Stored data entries
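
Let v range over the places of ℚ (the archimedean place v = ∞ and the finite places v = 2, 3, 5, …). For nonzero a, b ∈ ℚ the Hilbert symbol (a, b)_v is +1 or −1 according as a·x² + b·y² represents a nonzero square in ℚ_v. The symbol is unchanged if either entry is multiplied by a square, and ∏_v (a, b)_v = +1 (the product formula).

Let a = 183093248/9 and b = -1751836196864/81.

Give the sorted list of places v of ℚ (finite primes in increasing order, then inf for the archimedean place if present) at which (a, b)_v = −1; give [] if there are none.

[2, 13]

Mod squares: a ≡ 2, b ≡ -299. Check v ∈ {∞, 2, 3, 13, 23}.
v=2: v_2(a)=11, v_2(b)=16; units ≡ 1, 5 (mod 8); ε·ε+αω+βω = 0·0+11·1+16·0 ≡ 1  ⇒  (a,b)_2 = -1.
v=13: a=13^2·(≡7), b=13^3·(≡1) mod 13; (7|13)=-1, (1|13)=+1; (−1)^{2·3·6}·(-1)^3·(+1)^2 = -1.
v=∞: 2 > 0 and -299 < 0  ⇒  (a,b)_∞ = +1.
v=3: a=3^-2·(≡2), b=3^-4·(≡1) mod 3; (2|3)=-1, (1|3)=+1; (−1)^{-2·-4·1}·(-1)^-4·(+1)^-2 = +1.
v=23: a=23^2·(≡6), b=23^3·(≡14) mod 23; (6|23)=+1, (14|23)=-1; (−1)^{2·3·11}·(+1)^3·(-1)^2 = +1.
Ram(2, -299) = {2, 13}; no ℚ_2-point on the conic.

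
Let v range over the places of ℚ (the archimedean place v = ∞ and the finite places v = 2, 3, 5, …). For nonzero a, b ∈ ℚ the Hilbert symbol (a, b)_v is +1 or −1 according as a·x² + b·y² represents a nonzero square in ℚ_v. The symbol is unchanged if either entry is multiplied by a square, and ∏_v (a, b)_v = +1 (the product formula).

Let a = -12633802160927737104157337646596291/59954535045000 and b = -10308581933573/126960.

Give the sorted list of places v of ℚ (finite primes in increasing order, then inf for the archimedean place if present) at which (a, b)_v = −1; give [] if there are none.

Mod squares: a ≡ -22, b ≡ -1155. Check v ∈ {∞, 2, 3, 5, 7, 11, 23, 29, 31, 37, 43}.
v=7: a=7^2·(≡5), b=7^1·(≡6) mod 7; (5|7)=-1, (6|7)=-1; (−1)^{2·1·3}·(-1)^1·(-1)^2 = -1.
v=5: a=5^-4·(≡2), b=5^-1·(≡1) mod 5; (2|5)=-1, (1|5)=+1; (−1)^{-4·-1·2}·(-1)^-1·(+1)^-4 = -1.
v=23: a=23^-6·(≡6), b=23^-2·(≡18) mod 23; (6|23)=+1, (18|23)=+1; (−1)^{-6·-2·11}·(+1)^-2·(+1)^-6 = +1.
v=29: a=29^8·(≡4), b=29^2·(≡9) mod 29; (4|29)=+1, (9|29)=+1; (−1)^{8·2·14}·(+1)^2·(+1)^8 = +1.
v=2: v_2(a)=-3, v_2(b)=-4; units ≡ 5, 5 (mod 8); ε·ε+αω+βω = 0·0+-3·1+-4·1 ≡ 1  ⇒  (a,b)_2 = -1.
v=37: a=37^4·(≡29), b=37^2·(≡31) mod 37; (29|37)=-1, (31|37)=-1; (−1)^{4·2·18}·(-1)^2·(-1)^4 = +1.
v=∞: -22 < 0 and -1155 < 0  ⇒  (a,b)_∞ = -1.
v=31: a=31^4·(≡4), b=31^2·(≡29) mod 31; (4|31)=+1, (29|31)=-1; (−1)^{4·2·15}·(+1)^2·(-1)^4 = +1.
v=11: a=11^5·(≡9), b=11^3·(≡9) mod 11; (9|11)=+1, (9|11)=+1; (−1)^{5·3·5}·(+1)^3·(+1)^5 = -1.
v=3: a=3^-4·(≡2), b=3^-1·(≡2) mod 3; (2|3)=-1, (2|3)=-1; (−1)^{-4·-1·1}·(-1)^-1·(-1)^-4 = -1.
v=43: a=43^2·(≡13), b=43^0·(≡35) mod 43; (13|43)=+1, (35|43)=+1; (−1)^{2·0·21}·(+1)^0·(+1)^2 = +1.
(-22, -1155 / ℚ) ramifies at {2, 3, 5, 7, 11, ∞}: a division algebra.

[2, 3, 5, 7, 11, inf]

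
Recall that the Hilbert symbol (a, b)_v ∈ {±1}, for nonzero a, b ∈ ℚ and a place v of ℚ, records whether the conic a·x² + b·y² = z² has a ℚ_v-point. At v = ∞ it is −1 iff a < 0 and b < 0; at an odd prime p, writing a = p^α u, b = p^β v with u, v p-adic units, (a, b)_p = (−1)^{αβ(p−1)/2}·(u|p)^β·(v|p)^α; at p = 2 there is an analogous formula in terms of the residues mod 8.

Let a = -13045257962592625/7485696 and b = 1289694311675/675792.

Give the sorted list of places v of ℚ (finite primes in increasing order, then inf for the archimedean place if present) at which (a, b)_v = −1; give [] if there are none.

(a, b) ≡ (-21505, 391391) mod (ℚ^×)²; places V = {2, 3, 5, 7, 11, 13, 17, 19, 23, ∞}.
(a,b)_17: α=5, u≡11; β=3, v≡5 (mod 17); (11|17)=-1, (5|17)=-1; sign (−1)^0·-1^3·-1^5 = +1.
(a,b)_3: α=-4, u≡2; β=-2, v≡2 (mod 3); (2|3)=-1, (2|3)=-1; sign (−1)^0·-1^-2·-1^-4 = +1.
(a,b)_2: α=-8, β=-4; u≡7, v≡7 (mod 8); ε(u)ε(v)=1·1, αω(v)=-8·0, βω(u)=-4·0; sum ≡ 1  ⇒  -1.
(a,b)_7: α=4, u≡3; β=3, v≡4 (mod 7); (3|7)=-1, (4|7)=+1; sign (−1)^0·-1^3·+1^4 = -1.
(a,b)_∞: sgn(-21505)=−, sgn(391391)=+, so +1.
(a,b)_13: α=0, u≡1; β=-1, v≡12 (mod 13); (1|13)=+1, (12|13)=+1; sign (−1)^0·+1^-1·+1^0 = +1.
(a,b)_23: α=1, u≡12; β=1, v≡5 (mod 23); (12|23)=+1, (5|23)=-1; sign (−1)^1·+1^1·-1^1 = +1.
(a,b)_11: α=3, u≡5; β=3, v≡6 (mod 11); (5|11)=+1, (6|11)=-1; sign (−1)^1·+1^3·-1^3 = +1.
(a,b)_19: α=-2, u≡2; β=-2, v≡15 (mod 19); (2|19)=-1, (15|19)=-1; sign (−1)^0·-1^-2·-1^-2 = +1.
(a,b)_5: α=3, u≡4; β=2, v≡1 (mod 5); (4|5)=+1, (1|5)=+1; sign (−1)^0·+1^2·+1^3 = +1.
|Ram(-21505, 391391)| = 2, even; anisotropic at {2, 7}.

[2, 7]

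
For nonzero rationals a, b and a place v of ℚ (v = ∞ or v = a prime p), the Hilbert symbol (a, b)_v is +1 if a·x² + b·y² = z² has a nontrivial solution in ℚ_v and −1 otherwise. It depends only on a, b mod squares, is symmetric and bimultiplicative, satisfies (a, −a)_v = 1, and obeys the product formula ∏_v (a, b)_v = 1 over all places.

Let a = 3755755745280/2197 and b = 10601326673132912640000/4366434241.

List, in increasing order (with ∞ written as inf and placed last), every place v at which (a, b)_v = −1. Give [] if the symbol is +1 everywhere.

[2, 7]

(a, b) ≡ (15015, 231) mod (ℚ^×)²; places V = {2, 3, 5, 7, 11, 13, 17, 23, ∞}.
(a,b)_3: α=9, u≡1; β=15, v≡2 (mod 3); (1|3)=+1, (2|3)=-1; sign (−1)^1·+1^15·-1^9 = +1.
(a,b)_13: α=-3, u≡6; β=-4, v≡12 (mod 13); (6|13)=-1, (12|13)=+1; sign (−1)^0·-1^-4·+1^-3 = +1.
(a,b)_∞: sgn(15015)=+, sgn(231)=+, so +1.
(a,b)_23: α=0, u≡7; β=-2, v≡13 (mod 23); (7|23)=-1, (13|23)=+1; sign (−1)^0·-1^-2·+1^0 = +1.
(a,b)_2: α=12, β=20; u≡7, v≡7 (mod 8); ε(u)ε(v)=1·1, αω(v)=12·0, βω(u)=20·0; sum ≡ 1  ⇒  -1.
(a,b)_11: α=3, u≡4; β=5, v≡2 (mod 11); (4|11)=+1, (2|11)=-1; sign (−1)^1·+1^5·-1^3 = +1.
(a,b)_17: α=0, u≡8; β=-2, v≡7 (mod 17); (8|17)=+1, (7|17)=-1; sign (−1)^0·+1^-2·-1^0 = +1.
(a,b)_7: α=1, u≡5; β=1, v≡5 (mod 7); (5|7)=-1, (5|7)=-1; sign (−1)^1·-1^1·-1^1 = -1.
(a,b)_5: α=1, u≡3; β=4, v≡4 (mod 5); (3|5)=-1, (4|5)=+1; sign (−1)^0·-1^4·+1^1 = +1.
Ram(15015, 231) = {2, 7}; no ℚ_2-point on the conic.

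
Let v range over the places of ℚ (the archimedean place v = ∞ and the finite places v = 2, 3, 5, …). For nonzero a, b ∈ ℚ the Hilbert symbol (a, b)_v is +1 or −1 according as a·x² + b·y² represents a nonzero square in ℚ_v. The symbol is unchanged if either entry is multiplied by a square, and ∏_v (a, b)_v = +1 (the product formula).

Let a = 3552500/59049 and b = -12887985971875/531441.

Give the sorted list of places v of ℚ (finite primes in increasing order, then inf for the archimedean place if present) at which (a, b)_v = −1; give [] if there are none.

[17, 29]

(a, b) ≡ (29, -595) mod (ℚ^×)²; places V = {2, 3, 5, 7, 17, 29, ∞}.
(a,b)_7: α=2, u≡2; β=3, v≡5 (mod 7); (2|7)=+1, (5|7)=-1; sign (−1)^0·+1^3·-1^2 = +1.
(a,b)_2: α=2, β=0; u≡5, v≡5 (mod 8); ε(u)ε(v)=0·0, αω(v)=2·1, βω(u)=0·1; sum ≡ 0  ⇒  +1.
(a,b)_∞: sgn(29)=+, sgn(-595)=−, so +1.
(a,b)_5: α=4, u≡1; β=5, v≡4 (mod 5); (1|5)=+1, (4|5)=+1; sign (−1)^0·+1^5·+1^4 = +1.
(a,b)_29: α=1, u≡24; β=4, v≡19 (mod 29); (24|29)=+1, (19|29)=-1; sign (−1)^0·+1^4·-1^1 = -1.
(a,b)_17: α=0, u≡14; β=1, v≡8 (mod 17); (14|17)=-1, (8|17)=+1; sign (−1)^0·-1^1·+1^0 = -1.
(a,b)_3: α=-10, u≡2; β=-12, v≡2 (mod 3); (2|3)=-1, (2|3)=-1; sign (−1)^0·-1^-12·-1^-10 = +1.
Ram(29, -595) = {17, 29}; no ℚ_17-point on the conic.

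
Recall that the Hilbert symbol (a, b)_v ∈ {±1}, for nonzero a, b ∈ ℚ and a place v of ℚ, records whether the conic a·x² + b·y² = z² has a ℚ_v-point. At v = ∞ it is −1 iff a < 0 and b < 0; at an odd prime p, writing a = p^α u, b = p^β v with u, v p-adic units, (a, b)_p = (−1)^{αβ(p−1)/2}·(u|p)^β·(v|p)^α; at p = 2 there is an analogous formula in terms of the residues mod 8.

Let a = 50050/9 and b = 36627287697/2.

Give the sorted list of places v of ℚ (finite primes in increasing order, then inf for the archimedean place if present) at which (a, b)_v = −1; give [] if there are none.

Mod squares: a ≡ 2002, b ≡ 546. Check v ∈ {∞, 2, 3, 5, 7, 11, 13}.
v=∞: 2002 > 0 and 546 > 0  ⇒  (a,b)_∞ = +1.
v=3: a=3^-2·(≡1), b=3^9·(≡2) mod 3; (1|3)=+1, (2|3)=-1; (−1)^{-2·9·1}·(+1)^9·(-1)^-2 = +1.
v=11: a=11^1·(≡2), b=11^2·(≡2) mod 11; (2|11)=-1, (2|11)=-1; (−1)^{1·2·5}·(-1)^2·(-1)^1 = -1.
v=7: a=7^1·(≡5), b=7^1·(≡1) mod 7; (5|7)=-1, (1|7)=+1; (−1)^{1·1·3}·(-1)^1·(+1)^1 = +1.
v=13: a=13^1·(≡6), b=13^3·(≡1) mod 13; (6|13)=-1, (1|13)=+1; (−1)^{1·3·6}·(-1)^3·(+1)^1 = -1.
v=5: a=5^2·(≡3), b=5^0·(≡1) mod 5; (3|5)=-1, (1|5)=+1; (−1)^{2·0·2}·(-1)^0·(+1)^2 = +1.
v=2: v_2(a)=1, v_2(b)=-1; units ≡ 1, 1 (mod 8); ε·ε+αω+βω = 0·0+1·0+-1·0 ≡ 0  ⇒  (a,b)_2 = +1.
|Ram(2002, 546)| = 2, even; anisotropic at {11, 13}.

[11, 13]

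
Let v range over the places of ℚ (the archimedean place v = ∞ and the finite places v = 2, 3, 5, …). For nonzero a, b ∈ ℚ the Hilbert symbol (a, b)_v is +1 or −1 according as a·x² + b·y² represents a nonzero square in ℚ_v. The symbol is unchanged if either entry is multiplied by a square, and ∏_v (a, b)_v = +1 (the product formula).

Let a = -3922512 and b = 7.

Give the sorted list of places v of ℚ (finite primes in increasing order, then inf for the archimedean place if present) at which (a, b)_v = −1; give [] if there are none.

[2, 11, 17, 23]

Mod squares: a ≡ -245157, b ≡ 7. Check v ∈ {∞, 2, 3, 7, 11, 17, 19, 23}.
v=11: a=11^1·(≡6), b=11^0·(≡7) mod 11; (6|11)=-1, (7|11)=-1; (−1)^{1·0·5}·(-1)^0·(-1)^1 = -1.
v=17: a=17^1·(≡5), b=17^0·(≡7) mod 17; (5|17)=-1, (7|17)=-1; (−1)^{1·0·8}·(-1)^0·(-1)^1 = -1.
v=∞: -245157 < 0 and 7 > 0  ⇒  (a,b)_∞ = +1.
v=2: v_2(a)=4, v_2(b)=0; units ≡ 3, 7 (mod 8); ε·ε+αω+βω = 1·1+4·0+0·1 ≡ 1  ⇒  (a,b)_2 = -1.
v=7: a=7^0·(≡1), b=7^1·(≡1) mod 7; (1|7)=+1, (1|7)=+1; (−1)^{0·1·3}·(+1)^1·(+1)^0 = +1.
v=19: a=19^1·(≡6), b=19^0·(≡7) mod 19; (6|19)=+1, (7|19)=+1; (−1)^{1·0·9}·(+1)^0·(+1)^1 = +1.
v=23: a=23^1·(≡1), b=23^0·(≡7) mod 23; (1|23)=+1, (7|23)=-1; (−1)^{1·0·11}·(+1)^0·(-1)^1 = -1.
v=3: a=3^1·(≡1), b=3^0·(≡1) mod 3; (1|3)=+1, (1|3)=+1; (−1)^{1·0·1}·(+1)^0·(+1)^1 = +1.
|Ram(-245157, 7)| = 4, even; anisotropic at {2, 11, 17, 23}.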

- _Work request_:
Copy out the range of lines above starting at the line with "Let a = 183093248/9" and ending at the line with "Let a = -12633802160927737104157337646596291/59954535045000", exactly and including both.

- _Result of this exercise_:
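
Let a = 183093248/9 and b = -1751836196864/81.

Give the sorted list of places v of ℚ (finite primes in increasing order, then inf for the archimedean place if present) at which (a, b)_v = −1; give [] if there are none.

[2, 13]

Mod squares: a ≡ 2, b ≡ -299. Check v ∈ {∞, 2, 3, 13, 23}.
v=2: v_2(a)=11, v_2(b)=16; units ≡ 1, 5 (mod 8); ε·ε+αω+βω = 0·0+11·1+16·0 ≡ 1  ⇒  (a,b)_2 = -1.
v=13: a=13^2·(≡7), b=13^3·(≡1) mod 13; (7|13)=-1, (1|13)=+1; (−1)^{2·3·6}·(-1)^3·(+1)^2 = -1.
v=∞: 2 > 0 and -299 < 0  ⇒  (a,b)_∞ = +1.
v=3: a=3^-2·(≡2), b=3^-4·(≡1) mod 3; (2|3)=-1, (1|3)=+1; (−1)^{-2·-4·1}·(-1)^-4·(+1)^-2 = +1.
v=23: a=23^2·(≡6), b=23^3·(≡14) mod 23; (6|23)=+1, (14|23)=-1; (−1)^{2·3·11}·(+1)^3·(-1)^2 = +1.
Ram(2, -299) = {2, 13}; no ℚ_2-point on the conic.

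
Let v range over the places of ℚ (the archimedean place v = ∞ and the finite places v = 2, 3, 5, …). For nonzero a, b ∈ ℚ the Hilbert symbol (a, b)_v is +1 or −1 according as a·x² + b·y² represents a nonzero square in ℚ_v. The symbol is unchanged if either entry is multiplied by a square, and ∏_v (a, b)_v = +1 (the product formula).

Let a = -12633802160927737104157337646596291/59954535045000 and b = -10308581933573/126960.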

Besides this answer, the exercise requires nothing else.